[Saved entries]
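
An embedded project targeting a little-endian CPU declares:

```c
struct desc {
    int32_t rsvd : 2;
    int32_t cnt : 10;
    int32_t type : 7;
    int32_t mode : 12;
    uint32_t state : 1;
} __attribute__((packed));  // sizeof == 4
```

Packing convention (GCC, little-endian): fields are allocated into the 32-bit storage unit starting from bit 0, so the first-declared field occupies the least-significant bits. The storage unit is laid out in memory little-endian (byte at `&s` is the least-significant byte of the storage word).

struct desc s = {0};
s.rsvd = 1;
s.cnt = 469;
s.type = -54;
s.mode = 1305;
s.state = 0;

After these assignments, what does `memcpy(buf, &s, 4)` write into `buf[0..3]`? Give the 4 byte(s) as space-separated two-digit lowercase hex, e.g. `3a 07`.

55 a7 cc 28

[0+:2] rsvd=1 & 0x3 = 0x1; word=0x00000001
[2+:10] cnt=469 & 0x3ff = 0x1d5; word=0x00000755
[12+:7] type=-54 & 0x7f = 0x4a; word=0x0004a755
[19+:12] mode=1305 & 0xfff = 0x519; word=0x28cca755
[31+:1] state=0 & 0x1 = 0x0; word=0x28cca755
word = 0x28cca755 → little-endian bytes:
  [0]=0x55  [1]=0xa7  [2]=0xcc  [3]=0x28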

Prompt:
Set down only these lines, exactly: the one containing "s.rsvd = 1;" and each line after it through the end of the entries above.

Reply:
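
s.rsvd = 1;
s.cnt = 469;
s.type = -54;
s.mode = 1305;
s.state = 0;

After these assignments, what does `memcpy(buf, &s, 4)` write into `buf[0..3]`? Give the 4 byte(s) as space-separated two-digit lowercase hex, e.g. `3a 07`.

55 a7 cc 28

[0+:2] rsvd=1 & 0x3 = 0x1; word=0x00000001
[2+:10] cnt=469 & 0x3ff = 0x1d5; word=0x00000755
[12+:7] type=-54 & 0x7f = 0x4a; word=0x0004a755
[19+:12] mode=1305 & 0xfff = 0x519; word=0x28cca755
[31+:1] state=0 & 0x1 = 0x0; word=0x28cca755
word = 0x28cca755 → little-endian bytes:
  [0]=0x55  [1]=0xa7  [2]=0xcc  [3]=0x28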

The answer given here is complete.